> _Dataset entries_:
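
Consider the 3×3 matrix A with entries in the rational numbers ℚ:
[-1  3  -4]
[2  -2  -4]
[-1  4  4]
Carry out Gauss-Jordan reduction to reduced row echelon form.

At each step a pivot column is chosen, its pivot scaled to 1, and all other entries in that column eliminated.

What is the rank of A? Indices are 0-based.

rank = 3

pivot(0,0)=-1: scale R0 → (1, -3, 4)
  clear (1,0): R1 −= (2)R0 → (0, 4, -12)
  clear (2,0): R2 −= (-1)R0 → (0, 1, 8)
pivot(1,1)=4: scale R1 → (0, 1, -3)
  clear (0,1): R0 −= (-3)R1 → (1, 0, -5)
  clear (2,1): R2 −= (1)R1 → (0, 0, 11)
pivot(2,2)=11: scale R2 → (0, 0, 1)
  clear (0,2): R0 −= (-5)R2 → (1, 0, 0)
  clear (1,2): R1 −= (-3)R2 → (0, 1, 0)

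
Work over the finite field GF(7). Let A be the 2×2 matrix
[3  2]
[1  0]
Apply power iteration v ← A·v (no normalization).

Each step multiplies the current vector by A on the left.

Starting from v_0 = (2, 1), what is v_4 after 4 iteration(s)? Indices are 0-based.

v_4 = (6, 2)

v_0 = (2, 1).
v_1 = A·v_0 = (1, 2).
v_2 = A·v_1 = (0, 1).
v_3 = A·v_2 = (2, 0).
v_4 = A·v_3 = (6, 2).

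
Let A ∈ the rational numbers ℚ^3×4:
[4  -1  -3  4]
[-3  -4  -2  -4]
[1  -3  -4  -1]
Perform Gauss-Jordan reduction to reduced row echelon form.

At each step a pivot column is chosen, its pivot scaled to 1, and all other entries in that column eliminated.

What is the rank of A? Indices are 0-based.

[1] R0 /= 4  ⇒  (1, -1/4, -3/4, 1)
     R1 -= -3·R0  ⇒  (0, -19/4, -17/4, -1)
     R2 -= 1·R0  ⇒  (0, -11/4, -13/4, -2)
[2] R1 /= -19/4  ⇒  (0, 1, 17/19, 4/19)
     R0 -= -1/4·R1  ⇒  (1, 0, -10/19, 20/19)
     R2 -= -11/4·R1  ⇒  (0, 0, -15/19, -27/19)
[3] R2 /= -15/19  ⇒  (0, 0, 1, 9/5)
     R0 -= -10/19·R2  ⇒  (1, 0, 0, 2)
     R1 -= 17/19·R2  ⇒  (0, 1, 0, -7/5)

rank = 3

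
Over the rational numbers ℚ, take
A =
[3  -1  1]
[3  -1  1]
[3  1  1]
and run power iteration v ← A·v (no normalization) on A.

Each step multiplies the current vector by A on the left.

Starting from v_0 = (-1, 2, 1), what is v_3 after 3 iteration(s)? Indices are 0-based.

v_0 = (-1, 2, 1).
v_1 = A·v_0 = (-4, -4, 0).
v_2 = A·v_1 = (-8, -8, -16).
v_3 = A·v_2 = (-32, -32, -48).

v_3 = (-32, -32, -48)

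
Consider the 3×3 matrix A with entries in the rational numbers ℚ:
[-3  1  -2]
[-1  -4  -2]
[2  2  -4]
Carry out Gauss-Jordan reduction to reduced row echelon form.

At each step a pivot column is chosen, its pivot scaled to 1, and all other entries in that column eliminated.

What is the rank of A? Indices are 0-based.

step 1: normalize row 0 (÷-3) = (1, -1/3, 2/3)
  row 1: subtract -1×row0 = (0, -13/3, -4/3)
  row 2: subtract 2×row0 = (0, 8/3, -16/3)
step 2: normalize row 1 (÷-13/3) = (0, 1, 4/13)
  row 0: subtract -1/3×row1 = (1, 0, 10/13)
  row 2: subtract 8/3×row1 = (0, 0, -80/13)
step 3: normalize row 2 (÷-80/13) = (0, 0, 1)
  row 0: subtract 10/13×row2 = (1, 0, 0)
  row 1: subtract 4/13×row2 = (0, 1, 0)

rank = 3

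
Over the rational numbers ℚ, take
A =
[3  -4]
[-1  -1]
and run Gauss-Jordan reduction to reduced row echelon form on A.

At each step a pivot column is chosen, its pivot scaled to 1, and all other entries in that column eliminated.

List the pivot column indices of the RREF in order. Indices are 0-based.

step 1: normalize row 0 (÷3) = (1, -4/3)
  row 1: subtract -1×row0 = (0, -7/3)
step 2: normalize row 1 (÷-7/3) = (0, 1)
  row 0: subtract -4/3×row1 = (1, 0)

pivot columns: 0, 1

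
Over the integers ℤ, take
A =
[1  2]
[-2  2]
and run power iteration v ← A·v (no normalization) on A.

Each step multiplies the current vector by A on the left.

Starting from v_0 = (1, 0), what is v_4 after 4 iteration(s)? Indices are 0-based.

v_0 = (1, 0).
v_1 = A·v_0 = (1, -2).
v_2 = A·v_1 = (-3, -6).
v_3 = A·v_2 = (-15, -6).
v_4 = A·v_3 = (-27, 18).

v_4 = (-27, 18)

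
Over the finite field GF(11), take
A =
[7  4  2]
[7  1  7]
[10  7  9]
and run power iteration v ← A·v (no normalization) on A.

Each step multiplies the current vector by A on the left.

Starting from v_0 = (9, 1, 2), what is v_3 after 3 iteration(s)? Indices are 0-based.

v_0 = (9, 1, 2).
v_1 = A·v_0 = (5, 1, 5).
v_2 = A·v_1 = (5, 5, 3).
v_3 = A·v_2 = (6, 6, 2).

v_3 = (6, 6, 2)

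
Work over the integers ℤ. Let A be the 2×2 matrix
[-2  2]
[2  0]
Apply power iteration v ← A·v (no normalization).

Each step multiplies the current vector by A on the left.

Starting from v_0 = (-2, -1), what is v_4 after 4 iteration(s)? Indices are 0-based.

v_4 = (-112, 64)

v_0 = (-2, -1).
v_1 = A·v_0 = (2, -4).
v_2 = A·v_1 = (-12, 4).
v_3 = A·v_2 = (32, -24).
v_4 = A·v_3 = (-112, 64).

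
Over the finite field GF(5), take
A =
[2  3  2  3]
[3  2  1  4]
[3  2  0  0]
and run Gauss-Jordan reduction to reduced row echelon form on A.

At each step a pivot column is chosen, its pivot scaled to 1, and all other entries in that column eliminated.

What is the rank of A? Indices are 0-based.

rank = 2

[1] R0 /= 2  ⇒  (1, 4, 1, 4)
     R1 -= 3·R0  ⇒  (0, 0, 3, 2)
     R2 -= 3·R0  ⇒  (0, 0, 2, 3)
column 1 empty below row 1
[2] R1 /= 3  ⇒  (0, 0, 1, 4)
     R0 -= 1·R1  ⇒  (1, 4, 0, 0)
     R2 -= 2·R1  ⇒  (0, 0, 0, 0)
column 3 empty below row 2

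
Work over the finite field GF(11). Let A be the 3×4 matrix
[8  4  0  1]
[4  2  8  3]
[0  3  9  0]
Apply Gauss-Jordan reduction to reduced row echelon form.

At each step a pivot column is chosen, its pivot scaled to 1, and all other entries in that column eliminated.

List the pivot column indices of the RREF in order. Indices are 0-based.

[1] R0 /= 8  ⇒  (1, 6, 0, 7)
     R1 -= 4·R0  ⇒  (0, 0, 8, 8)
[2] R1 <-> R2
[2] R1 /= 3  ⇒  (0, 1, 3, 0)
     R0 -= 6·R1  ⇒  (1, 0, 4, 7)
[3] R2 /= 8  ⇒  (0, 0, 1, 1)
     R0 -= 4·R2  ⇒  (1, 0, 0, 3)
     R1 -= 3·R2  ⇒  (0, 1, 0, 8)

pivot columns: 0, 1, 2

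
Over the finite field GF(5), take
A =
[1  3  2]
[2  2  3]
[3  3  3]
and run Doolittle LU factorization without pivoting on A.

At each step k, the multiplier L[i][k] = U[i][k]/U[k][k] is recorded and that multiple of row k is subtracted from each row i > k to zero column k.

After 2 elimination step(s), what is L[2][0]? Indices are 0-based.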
==
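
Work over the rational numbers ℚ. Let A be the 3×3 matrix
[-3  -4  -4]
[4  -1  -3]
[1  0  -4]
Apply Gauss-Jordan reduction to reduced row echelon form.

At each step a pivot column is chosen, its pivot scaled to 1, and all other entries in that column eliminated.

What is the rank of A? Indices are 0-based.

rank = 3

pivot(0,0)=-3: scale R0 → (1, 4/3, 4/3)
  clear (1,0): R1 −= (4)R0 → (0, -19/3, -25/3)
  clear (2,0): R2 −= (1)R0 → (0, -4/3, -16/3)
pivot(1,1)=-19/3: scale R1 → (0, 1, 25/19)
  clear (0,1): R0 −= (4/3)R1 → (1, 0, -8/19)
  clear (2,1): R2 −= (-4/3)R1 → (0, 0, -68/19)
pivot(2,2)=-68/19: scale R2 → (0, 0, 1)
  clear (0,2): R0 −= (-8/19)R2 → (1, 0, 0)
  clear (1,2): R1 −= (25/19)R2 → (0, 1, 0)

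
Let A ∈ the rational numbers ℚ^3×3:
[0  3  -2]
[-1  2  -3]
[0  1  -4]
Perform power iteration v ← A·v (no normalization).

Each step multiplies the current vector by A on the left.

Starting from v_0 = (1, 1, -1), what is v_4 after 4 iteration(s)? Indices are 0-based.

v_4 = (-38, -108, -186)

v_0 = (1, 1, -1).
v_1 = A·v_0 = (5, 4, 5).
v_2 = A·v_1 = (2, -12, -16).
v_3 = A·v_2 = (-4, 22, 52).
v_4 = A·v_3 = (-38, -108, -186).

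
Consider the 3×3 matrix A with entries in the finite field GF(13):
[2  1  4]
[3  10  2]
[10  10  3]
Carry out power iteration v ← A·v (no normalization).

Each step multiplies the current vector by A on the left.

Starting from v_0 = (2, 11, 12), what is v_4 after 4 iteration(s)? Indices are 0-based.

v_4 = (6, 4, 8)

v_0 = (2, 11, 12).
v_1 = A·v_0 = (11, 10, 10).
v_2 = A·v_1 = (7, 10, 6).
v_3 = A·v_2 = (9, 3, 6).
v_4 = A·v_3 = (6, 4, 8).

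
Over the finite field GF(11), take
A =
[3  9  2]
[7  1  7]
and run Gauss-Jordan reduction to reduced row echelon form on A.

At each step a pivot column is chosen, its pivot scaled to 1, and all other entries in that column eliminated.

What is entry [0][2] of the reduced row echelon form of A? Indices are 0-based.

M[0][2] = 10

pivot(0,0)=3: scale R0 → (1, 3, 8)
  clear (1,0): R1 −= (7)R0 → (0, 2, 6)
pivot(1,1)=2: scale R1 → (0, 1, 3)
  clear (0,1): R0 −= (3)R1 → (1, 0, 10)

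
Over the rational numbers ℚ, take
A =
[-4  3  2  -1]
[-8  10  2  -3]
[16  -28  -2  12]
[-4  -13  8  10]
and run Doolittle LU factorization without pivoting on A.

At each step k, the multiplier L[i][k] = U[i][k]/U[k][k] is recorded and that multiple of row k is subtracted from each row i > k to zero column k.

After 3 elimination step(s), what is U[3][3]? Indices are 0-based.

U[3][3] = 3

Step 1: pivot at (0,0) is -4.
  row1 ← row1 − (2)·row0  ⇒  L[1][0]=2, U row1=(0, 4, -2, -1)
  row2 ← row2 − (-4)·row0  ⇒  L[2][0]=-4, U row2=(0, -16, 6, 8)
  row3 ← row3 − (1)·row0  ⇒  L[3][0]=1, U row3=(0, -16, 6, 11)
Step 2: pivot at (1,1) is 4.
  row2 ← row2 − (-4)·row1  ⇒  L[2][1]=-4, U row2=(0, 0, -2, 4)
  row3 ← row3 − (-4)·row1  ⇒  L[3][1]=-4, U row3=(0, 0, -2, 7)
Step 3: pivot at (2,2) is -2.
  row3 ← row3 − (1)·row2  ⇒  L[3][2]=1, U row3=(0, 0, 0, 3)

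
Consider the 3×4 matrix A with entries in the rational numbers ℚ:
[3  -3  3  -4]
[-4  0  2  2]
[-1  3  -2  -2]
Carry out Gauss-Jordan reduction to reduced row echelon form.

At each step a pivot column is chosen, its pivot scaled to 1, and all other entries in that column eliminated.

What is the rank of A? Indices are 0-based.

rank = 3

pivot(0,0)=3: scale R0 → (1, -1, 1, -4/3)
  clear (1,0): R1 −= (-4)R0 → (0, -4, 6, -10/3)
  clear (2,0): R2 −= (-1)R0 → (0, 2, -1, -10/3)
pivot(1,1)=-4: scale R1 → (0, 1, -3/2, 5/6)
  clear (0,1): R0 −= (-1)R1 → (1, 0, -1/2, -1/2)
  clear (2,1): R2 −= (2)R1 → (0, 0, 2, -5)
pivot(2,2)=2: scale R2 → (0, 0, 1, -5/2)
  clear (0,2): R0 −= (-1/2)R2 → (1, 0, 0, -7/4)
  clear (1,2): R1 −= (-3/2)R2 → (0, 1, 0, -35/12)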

> _Problem details_: All lines of the data that hold "field" need to be copied.

> _Exercise response_:
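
Work over the finite field GF(7). Let A be the 2×2 matrix
Over the finite field GF(11), take
Over the finite field GF(5), take
Work over the finite field GF(11). Let A be the 3×4 matrix
Over the finite field GF(5), take
Consider the 3×3 matrix A with entries in the finite field GF(13):
Over the finite field GF(11), take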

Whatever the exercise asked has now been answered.